What is required:
The required response is the number of lines in the entries that include the word "balance", with nothing added.

Saved entries:
========================================
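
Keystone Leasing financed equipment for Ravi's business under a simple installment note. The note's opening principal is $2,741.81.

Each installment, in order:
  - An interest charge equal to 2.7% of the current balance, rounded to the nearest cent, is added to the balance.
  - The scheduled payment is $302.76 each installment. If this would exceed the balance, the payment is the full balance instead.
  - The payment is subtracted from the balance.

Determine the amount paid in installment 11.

$159.81

# | Opening | Interest | Payment | End bal
1 | $2,741.81 | $74.03 | $302.76 | $2,513.08
2 | $2,513.08 | $67.85 | $302.76 | $2,278.17
3 | $2,278.17 | $61.51 | $302.76 | $2,036.92
4 | $2,036.92 | $55.00 | $302.76 | $1,789.16
5 | $1,789.16 | $48.31 | $302.76 | $1,534.71
6 | $1,534.71 | $41.44 | $302.76 | $1,273.39
7 | $1,273.39 | $34.38 | $302.76 | $1,005.01
8 | $1,005.01 | $27.14 | $302.76 | $729.39
9 | $729.39 | $19.69 | $302.76 | $446.32
10 | $446.32 | $12.05 | $302.76 | $155.61
11 | $155.61 | $4.20 | $159.81 | $0.00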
========================================
Output of the exercise:
3